──────── Record extracts ────────

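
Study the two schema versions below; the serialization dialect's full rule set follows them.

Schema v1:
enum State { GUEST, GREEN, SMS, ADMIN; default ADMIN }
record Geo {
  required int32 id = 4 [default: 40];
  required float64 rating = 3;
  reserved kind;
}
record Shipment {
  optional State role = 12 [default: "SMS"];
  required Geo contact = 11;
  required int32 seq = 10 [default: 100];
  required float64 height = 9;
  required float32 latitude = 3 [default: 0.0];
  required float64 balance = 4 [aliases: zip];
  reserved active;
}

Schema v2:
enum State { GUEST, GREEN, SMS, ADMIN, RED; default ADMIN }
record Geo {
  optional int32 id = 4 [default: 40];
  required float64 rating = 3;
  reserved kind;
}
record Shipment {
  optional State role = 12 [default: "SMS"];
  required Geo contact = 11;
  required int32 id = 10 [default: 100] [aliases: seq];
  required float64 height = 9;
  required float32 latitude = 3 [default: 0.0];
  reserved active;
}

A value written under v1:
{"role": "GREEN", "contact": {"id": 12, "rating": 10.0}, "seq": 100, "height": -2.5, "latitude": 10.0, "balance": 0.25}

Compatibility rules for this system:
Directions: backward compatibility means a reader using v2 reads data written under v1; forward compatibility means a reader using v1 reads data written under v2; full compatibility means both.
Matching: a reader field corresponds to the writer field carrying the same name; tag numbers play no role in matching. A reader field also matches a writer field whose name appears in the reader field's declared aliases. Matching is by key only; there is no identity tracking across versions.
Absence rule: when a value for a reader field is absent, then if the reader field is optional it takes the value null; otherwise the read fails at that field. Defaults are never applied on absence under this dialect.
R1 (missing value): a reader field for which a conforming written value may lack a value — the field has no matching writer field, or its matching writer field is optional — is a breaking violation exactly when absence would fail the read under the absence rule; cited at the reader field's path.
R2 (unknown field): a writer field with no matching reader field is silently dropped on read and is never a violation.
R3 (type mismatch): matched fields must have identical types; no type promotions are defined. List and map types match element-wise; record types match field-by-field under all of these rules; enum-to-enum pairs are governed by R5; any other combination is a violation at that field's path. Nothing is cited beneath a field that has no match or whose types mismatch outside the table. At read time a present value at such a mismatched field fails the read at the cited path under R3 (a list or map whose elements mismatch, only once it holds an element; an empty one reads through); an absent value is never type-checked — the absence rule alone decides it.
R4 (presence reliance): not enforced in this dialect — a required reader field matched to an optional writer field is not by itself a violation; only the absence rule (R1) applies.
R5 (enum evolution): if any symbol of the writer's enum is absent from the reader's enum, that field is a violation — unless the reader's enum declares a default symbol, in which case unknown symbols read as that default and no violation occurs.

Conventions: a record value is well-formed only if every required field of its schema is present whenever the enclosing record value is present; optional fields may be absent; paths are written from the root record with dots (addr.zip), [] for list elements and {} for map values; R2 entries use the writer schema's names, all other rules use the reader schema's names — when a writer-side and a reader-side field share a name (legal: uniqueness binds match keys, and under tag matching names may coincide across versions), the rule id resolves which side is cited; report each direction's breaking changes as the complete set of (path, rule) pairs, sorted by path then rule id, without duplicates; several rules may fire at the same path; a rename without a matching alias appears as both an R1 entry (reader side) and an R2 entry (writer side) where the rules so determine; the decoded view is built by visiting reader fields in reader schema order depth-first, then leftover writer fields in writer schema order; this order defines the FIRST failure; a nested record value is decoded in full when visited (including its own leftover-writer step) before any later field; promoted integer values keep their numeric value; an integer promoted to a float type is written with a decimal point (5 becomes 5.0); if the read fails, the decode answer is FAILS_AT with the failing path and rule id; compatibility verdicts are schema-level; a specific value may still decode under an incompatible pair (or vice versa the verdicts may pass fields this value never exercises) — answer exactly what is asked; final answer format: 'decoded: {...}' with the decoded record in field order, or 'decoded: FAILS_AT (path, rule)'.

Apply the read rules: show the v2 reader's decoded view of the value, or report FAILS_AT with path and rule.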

────────
──────── Record extracts ────────

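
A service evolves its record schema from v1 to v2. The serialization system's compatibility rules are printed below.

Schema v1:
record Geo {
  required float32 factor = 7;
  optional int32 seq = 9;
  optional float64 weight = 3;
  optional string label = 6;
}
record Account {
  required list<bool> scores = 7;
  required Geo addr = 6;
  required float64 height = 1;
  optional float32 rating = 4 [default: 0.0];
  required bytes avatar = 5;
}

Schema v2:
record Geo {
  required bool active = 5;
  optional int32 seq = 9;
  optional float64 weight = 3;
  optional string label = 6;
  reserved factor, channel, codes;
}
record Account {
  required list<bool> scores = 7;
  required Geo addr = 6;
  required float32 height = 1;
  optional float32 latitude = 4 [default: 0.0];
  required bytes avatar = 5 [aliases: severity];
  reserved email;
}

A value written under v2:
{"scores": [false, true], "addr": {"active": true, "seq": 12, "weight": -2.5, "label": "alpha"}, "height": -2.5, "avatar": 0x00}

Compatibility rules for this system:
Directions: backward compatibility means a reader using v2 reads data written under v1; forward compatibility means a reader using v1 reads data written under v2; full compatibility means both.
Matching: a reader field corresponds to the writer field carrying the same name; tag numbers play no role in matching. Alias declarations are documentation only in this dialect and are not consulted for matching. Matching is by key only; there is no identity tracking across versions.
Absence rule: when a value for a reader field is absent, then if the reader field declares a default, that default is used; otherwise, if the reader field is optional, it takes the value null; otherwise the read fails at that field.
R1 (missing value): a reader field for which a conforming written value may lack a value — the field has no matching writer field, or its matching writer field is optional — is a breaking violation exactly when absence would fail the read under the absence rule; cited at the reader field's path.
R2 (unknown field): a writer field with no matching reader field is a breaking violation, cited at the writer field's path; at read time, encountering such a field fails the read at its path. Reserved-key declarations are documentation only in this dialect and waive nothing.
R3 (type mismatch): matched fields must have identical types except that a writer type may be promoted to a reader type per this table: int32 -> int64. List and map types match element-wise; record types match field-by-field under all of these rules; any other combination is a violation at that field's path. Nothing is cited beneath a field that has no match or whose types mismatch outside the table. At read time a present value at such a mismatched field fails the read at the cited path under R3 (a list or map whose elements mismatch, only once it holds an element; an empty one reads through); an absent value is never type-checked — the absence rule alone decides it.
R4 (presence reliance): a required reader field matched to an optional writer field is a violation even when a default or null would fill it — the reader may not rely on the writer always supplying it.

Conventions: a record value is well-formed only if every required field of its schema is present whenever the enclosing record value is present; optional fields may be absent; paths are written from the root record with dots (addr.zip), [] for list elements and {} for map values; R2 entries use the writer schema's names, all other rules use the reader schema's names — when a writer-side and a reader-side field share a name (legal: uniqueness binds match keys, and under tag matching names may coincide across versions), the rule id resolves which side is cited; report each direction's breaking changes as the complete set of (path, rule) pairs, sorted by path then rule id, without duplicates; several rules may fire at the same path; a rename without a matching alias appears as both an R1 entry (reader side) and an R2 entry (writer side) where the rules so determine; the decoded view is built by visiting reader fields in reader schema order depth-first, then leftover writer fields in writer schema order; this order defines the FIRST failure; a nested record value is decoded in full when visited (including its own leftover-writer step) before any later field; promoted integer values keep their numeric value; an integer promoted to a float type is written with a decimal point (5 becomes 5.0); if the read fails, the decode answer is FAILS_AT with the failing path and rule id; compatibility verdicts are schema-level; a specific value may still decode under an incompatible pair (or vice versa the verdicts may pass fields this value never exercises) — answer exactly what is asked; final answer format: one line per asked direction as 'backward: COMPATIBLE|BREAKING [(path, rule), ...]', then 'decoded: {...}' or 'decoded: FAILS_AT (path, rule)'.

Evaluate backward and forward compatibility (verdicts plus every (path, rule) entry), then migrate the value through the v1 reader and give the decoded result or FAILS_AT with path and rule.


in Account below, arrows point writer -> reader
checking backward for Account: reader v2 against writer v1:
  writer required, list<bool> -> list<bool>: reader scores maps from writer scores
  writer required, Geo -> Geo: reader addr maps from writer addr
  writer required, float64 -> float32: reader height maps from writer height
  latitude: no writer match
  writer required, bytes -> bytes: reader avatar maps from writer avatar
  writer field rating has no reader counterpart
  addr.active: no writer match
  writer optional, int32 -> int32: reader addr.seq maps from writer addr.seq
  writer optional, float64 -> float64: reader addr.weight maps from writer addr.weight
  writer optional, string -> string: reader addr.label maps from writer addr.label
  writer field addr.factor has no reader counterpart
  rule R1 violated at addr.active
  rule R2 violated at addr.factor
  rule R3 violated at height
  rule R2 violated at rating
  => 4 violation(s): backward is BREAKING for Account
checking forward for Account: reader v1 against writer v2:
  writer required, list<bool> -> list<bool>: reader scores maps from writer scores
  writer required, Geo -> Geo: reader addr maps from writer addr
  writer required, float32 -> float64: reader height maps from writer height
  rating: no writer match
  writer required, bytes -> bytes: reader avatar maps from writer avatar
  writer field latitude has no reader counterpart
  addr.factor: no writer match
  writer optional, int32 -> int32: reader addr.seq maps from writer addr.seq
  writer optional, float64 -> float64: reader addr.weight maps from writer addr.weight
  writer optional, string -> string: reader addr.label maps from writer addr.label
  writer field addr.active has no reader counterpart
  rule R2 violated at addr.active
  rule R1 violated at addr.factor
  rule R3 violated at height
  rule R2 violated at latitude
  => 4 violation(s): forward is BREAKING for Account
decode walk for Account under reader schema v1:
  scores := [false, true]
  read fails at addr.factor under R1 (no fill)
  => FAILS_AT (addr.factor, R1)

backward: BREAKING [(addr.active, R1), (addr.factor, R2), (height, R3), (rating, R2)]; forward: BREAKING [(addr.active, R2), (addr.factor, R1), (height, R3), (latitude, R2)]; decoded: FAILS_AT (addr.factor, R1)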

────────

» **Your goal**
Wherever the line holding "Study the two" falls in the entries above, copy exactly from it through the line holding "under this dialect.", inclusive, and add nothing.

» **Solution**
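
Study the two schema versions below; the serialization dialect's full rule set follows them.

Schema v1:
enum State { GUEST, GREEN, SMS, ADMIN; default ADMIN }
record Geo {
  required int32 id = 4 [default: 40];
  required float64 rating = 3;
  reserved kind;
}
record Shipment {
  optional State role = 12 [default: "SMS"];
  required Geo contact = 11;
  required int32 seq = 10 [default: 100];
  required float64 height = 9;
  required float32 latitude = 3 [default: 0.0];
  required float64 balance = 4 [aliases: zip];
  reserved active;
}

Schema v2:
enum State { GUEST, GREEN, SMS, ADMIN, RED; default ADMIN }
record Geo {
  optional int32 id = 4 [default: 40];
  required float64 rating = 3;
  reserved kind;
}
record Shipment {
  optional State role = 12 [default: "SMS"];
  required Geo contact = 11;
  required int32 id = 10 [default: 100] [aliases: seq];
  required float64 height = 9;
  required float32 latitude = 3 [default: 0.0];
  reserved active;
}

A value written under v1:
{"role": "GREEN", "contact": {"id": 12, "rating": 10.0}, "seq": 100, "height": -2.5, "latitude": 10.0, "balance": 0.25}

Compatibility rules for this system:
Directions: backward compatibility means a reader using v2 reads data written under v1; forward compatibility means a reader using v1 reads data written under v2; full compatibility means both.
Matching: a reader field corresponds to the writer field carrying the same name; tag numbers play no role in matching. A reader field also matches a writer field whose name appears in the reader field's declared aliases. Matching is by key only; there is no identity tracking across versions.
Absence rule: when a value for a reader field is absent, then if the reader field is optional it takes the value null; otherwise the read fails at that field. Defaults are never applied on absence under this dialect.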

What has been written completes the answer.